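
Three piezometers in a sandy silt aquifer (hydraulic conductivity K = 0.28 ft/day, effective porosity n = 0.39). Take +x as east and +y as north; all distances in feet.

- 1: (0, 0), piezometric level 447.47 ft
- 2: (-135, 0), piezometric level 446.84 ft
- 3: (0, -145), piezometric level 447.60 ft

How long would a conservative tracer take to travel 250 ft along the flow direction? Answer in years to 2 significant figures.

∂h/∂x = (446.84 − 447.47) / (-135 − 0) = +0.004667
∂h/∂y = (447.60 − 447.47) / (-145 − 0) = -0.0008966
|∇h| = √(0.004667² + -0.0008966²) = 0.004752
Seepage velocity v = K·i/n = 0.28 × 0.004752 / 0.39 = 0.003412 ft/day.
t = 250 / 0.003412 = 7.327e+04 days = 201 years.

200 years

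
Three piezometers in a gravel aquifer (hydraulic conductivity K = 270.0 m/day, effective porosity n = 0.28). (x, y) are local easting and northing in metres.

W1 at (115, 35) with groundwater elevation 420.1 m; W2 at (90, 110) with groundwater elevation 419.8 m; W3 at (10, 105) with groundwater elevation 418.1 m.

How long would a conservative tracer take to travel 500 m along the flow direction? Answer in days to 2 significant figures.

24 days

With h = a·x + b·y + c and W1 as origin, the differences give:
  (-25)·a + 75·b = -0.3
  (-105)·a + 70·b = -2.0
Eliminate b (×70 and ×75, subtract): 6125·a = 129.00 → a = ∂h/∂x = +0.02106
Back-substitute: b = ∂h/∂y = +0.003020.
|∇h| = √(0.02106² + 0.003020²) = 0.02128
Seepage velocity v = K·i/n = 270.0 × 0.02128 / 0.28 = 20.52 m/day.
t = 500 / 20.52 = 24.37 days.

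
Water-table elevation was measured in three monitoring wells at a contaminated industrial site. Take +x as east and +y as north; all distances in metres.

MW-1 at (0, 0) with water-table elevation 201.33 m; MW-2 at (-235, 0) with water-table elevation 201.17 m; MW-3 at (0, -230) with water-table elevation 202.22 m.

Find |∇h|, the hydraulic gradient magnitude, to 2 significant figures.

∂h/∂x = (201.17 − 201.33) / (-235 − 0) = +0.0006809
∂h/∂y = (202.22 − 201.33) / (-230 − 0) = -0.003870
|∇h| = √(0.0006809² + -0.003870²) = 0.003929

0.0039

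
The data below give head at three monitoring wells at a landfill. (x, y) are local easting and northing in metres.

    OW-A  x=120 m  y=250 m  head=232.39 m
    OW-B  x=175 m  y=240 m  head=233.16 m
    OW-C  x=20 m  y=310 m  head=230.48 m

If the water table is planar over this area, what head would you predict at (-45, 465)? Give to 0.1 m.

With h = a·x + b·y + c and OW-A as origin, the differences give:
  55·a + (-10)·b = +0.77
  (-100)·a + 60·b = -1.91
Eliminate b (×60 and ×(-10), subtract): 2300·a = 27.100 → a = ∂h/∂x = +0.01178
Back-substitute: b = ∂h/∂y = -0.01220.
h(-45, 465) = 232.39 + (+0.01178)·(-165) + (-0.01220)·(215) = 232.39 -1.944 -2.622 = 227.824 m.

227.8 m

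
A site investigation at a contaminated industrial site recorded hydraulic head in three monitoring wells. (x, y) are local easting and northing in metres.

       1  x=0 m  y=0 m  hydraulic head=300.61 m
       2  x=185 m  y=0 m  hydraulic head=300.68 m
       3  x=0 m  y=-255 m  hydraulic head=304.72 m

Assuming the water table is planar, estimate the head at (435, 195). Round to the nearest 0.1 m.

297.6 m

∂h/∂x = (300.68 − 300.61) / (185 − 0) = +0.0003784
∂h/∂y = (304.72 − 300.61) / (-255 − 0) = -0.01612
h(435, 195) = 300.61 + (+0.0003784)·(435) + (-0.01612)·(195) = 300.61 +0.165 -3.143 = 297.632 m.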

++++++++

EXERCISE PROMPT
Copy exactly the opening line of the material, the line bearing "Three piezometers in a gravel", and every line between them. Include nothing else.

EXERCISE SOLUTION
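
Three piezometers in a sandy silt aquifer (hydraulic conductivity K = 0.28 ft/day, effective porosity n = 0.39). Take +x as east and +y as north; all distances in feet.

- 1: (0, 0), piezometric level 447.47 ft
- 2: (-135, 0), piezometric level 446.84 ft
- 3: (0, -145), piezometric level 447.60 ft

How long would a conservative tracer take to travel 250 ft along the flow direction? Answer in years to 2 significant figures.

∂h/∂x = (446.84 − 447.47) / (-135 − 0) = +0.004667
∂h/∂y = (447.60 − 447.47) / (-145 − 0) = -0.0008966
|∇h| = √(0.004667² + -0.0008966²) = 0.004752
Seepage velocity v = K·i/n = 0.28 × 0.004752 / 0.39 = 0.003412 ft/day.
t = 250 / 0.003412 = 7.327e+04 days = 201 years.

200 years

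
Three piezometers in a gravel aquifer (hydraulic conductivity K = 270.0 m/day, effective porosity n = 0.28). (x, y) are local easting and northing in metres.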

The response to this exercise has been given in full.